> Your goal
Read through the lines below and copy the ones holding the string "graph".

[Dataset records]

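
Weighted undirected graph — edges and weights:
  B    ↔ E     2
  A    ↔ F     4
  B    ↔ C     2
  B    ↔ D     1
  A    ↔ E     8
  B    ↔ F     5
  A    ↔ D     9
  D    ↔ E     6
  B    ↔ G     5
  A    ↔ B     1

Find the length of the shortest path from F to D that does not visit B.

Paths from F to D avoiding B:
F - A - E - D: 4 + 8 + 6 = 18
F - A - D: 4 + 9 = 13
The minimum is 13.

13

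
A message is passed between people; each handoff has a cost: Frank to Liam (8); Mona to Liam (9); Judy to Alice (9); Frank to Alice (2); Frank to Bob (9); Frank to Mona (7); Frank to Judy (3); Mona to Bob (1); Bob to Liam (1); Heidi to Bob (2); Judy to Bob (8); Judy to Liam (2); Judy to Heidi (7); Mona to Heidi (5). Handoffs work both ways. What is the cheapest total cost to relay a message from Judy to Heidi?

Checking several routes:
Judy→Liam→Bob→Mona→Heidi: 2 + 1 + 1 + 5 = 9
Judy→Heidi: 7
Judy→Liam→Bob→Heidi: 2 + 1 + 2 = 5
Shortest: 5.

5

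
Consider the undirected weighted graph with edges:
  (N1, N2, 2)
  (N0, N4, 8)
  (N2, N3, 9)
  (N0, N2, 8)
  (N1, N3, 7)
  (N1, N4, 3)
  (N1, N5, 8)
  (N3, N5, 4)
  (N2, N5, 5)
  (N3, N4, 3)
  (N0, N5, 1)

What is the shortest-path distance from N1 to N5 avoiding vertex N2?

Candidate routes:
N1-N5: 8
N1-N3-N5: 7 + 4 = 11
N1-N3-N4-N0-N5: 7 + 3 + 8 + 1 = 19
N1-N4-N3-N5: 3 + 3 + 4 = 10
N1-N4-N0-N5: 3 + 8 + 1 = 12
Shortest: 8.

8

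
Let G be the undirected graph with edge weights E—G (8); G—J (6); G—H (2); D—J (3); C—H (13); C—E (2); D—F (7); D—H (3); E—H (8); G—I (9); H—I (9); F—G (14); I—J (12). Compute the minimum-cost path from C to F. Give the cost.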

> Solution
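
Weighted undirected graph — edges and weights:
Consider the undirected weighted graph with edges:
Let G be the undirected graph with edge weights E—G (8); G—J (6); G—H (2); D—J (3); C—H (13); C—E (2); D—F (7); D—H (3); E—H (8); G—I (9); H—I (9); F—G (14); I—J (12). Compute the minimum-cost path from C to F. Give the cost.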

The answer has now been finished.